**Working data**
====
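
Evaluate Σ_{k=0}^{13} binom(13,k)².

By Vandermonde's identity, Σ C(13,k)² = C(26,13) = 10400600.

10400600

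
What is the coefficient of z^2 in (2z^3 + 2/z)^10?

122880

General term: C(10,j)·(2z^3)^j·(2/z)^(10-j), with z-exponent 3j − 1(10−j) = 4j − 10.
Set 4j − 10 = 2: j = 3.
C(10,3) = 120; 2^3 = 8; 2^7 = 128.
Coefficient = 120 · 8 · 128 = 122880.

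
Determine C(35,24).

C(35,24) = C(35,11) by symmetry.
C(35,11) = (35·34·33·32·31·30·29·28·27·26·25) / 11! = 16654322805120000 / 39916800 = 417225900.

417225900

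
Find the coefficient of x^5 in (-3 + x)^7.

189

The general term is C(7,j)·(-3)^j·(x)^(7-j); the x^5 term has j = 2.
C(7,2) = 21.
Coefficient = C(7,2) · (-3)^2 = 21 · 9 = 189.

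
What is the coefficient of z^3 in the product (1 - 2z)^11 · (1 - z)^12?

Coefficient of z^3 = Σ_{j} C(11,j)·(-2)^j·C(12,3-j)·(-1)^(3-j) for j from 0 to 3.
= (-220) + (-1452) + (-2640) + (-1320) = -5632.

-5632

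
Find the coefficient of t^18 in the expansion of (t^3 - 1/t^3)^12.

General term: C(12,j)·(t^3)^j·(-1/t^3)^(12-j), with t-exponent 3j − 3(12−j) = 6j − 36.
Set 6j − 36 = 18: j = 9.
C(12,9) = 220; 1^9 = 1; (-1)^3 = -1.
Coefficient = 220 · 1 · (-1) = -220.

-220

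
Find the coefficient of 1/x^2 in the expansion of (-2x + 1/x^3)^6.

240

General term: C(6,j)·(-2x)^j·(1/x^3)^(6-j), with x-exponent 1j − 3(6−j) = 4j − 18.
Set 4j − 18 = -2: j = 4.
C(6,4) = 15; (-2)^4 = 16; 1^2 = 1.
Coefficient = 15 · 16 · 1 = 240.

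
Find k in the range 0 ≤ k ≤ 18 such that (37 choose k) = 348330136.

C(37,k) increases on 0 ≤ k ≤ 18. C(37,9) = 124403620 and C(37,10) = 348330136, so k = 10.

10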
====
**What is needed**
Copy out the lines above, from the one holding "Find k in the" through the final line, with no other lines.

**Result**
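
Find k in the range 0 ≤ k ≤ 18 such that (37 choose k) = 348330136.

C(37,k) increases on 0 ≤ k ≤ 18. C(37,9) = 124403620 and C(37,10) = 348330136, so k = 10.

10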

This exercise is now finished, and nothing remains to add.